Your output is to consist only of the line containing "A refrigerant line" and the lines after it, through the end of the data, reproduced exactly.

[Collected data]
-=-=-

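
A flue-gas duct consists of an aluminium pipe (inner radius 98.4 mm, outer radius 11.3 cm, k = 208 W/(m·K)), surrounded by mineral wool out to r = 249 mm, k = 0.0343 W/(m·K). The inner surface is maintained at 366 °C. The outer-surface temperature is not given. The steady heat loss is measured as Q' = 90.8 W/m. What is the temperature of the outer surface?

T_out = 33.1 °C

Series resistances:
  R'_aluminium = ln(0.113/0.0984)/(2πk) = 0.1383/(2π·208) = 1.059×10^-4 m·K/W
  R'_mineral wool = ln(0.249/0.113)/(2πk) = 0.7901/(2π·0.0343) = 3.666 m·K/W
ΣR = 3.666 m·K/W
ΔT = Q'·ΣR = 90.8 × 3.666 = 332.9 K
Heat flows outward, so T_out = T_in − ΔT = 366 − 332.9 = 33.1 °C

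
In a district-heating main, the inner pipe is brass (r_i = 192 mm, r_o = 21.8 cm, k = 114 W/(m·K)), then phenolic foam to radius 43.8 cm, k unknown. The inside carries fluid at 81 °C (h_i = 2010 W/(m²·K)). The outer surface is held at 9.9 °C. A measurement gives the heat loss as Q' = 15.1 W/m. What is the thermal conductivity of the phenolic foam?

ΣR = ΔT/Q' = |81 − 9.9|/15.1 = 4.709 m·K/W
Known resistances:
  R'_conv,in = 1/(2πr h) = 1/(2π·0.192·2010) = 4.124×10^-4 m·K/W
  R'_brass = ln(0.218/0.192)/(2πk) = 0.1270/(2π·114) = 1.773×10^-4 m·K/W
R_phenolic foam = ΣR − ΣR_known = 4.709 − 5.897×10^-4 = 4.708 m·K/W
ln(r₂/r₁)/(2πk) = 4.708 ⇒ k = 0.6977/(2π·4.708) = 0.0236 W/m·K

k = 0.0236 W/m·K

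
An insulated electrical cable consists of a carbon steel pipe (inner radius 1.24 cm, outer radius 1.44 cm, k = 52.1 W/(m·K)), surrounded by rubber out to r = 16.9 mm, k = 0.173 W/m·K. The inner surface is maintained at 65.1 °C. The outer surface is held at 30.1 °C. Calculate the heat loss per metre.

Treat each layer as a resistance in series:
  R'_carbon steel = ln(0.0144/0.0124)/(2πk) = 0.1495/(2π·52.1) = 4.568×10^-4 m·K/W
  R'_rubber = ln(0.0169/0.0144)/(2πk) = 0.1601/(2π·0.173) = 0.1473 m·K/W
ΣR = 4.568×10^-4 + 0.1473 = 0.1478 m·K/W
Q' = ΔT/ΣR = (65.1 °C − 30.1 °C)/0.1478 = 237 W/m

Q' = 237 W/m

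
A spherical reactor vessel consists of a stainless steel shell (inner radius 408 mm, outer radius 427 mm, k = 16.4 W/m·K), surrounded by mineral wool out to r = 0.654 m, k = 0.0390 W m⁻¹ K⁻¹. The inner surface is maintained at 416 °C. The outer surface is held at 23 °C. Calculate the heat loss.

Q = 237 W

Resistance network (inner→outer):
  R_stainless steel = (1/0.408 − 1/0.427)/(4πk) = 0.1091/(4π·16.4) = 5.292×10^-4 K/W
  R_mineral wool = (1/0.427 − 1/0.654)/(4πk) = 0.8129/(4π·0.0390) = 1.659 K/W
ΣR = 5.292×10^-4 + 1.659 = 1.660 K/W
Q = ΔT/ΣR = (416 °C − 23 °C)/1.660 = 237 W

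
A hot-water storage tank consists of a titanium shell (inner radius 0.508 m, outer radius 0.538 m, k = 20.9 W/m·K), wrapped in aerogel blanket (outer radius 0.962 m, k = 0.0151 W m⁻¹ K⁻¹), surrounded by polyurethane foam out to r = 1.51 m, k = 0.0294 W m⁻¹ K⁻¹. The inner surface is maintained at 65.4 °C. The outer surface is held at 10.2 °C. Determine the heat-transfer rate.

Q = 10.3 W

Resistance network (inner→outer):
  R_titanium = (1/0.508 − 1/0.538)/(4πk) = 0.1098/(4π·20.9) = 4.179×10^-4 K/W
  R_aerogel blanket = (1/0.538 − 1/0.962)/(4πk) = 0.8192/(4π·0.0151) = 4.317 K/W
  R_polyurethane foam = (1/0.962 − 1/1.51)/(4πk) = 0.3772/(4π·0.0294) = 1.021 K/W
ΣR = 4.179×10^-4 + 4.317 + 1.021 = 5.338 K/W
Q = ΔT/ΣR = (65.4 °C − 10.2 °C)/5.338 = 10.3 W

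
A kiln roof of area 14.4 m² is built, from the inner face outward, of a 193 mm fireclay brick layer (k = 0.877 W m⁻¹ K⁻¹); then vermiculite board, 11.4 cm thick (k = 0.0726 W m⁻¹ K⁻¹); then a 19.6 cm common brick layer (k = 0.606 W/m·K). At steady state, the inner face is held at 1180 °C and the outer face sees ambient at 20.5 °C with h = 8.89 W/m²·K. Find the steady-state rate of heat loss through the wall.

Treat each layer as a resistance in series:
  R_fireclay brick = L/(kA) = 0.193/(0.877·14.4) = 0.01528 K/W
  R_vermiculite board = L/(kA) = 0.114/(0.0726·14.4) = 0.1090 K/W
  R_common brick = L/(kA) = 0.196/(0.606·14.4) = 0.02246 K/W
  R_conv,out = 1/(hA) = 1/(8.89·14.4) = 0.007812 K/W
ΣR = 0.01528 + 0.1090 + 0.02246 + 0.007812 = 0.1546 K/W
Q = ΔT/ΣR = (1180 °C − 20.5 °C)/0.1546 = 7500 W

Q = 7.50 kW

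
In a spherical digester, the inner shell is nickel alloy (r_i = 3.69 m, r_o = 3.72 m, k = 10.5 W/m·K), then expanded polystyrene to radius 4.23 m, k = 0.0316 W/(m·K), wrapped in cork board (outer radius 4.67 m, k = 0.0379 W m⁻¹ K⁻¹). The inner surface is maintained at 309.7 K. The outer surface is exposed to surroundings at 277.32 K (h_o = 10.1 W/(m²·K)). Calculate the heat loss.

Treat each layer as a resistance in series:
  R_nickel alloy = (1/3.69 − 1/3.72)/(4πk) = 0.002186/(4π·10.5) = 1.656×10^-5 K/W
  R_expanded polystyrene = (1/3.72 − 1/4.23)/(4πk) = 0.03241/(4π·0.0316) = 0.08162 K/W
  R_cork board = (1/4.23 − 1/4.67)/(4πk) = 0.02227/(4π·0.0379) = 0.04677 K/W
  R_conv,out = 1/(4πr²h) = 1/(4π·4.67²·10.1) = 3.613×10^-4 K/W
ΣR = 1.656×10^-5 + 0.08162 + 0.04677 + 3.613×10^-4 = 0.1288 K/W
Q = ΔT/ΣR = (309.7 K − 277.32 K)/0.1288 = 251 W

Q = 251 W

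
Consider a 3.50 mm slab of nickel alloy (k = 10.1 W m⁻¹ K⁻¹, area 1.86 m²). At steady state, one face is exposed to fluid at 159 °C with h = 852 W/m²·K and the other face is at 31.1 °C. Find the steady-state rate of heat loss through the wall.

Q = 1.56×10^5 W

Treat each layer as a resistance in series:
  R_conv,in = 1/(hA) = 1/(852·1.86) = 6.310×10^-4 K/W
  R_nickel alloy = L/(kA) = 0.00350/(10.1·1.86) = 1.863×10^-4 K/W
ΣR = 6.310×10^-4 + 1.863×10^-4 = 8.173×10^-4 K/W
Q = ΔT/ΣR = (159 °C − 31.1 °C)/8.173×10^-4 = 1.56×10^5 W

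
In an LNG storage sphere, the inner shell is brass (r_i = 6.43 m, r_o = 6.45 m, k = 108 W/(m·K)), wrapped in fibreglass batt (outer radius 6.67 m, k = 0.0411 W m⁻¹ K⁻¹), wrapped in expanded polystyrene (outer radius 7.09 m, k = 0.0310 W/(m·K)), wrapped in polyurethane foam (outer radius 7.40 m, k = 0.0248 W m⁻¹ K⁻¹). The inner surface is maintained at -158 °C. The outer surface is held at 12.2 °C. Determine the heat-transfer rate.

Q = 3290 W

Series thermal resistances, inner to outer:
  R_brass = (1/6.43 − 1/6.45)/(4πk) = 4.822×10^-4/(4π·108) = 3.553×10^-7 K/W
  R_fibreglass batt = (1/6.45 − 1/6.67)/(4πk) = 0.005114/(4π·0.0411) = 0.009901 K/W
  R_expanded polystyrene = (1/6.67 − 1/7.09)/(4πk) = 0.008881/(4π·0.0310) = 0.02280 K/W
  R_polyurethane foam = (1/7.09 − 1/7.40)/(4πk) = 0.005909/(4π·0.0248) = 0.01896 K/W
ΣR = 3.553×10^-7 + 0.009901 + 0.02280 + 0.01896 = 0.05166 K/W
Q = ΔT/ΣR = (-158 °C − 12.2 °C)/0.05166 = -3290 W
(Negative Q ⇒ heat flows inward; heat gain = 3290 W.)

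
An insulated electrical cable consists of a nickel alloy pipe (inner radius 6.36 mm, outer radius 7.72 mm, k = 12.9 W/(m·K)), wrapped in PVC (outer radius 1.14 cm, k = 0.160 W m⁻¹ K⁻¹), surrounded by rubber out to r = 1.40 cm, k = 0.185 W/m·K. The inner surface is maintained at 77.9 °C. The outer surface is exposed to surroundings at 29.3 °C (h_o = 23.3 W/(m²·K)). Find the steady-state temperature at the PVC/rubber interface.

Series thermal resistances, inner to outer:
  R'_nickel alloy = ln(0.00772/0.00636)/(2πk) = 0.1938/(2π·12.9) = 0.002391 m·K/W
  R'_PVC = ln(0.0114/0.00772)/(2πk) = 0.3898/(2π·0.160) = 0.3877 m·K/W
  R'_rubber = ln(0.0140/0.0114)/(2πk) = 0.2054/(2π·0.185) = 0.1767 m·K/W
  R'_conv,out = 1/(2πr h) = 1/(2π·0.0140·23.3) = 0.4879 m·K/W
ΣR = 0.002391 + 0.3877 + 0.1767 + 0.4879 = 1.055 m·K/W
Q' = ΔT/ΣR = (77.9 °C − 29.3 °C)/1.055 = 46.07 W/m
From the inner boundary to the PVC/rubber interface, ΣR_partial = 0.3901 m·K/W.
T_interface = T_in − Q'·ΣR_partial = 77.9 °C − (46.07)(0.3901) = 59.9 °C

T = 59.9 °C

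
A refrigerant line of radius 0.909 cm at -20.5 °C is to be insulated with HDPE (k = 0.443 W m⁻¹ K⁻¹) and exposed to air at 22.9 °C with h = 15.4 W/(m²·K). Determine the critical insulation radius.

r_cr = 2.88 cm

For a cylinder, r_cr = k_ins/h = 0.443/15.4 = 0.0288 m = 2.88 cm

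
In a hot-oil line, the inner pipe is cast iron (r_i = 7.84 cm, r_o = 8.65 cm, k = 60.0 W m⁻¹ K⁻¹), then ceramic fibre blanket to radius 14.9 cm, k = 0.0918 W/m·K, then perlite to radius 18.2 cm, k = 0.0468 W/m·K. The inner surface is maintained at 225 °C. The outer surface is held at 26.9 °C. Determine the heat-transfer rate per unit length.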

-=-=-

EXERCISE ANSWER.
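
A refrigerant line of radius 0.909 cm at -20.5 °C is to be insulated with HDPE (k = 0.443 W m⁻¹ K⁻¹) and exposed to air at 22.9 °C with h = 15.4 W/(m²·K). Determine the critical insulation radius.

r_cr = 2.88 cm

For a cylinder, r_cr = k_ins/h = 0.443/15.4 = 0.0288 m = 2.88 cm

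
In a hot-oil line, the inner pipe is cast iron (r_i = 7.84 cm, r_o = 8.65 cm, k = 60.0 W m⁻¹ K⁻¹), then ceramic fibre blanket to radius 14.9 cm, k = 0.0918 W/m·K, then perlite to radius 18.2 cm, k = 0.0468 W/m·K. The inner surface is maintained at 225 °C. The outer surface is held at 26.9 °C. Determine the heat-transfer rate per unit length.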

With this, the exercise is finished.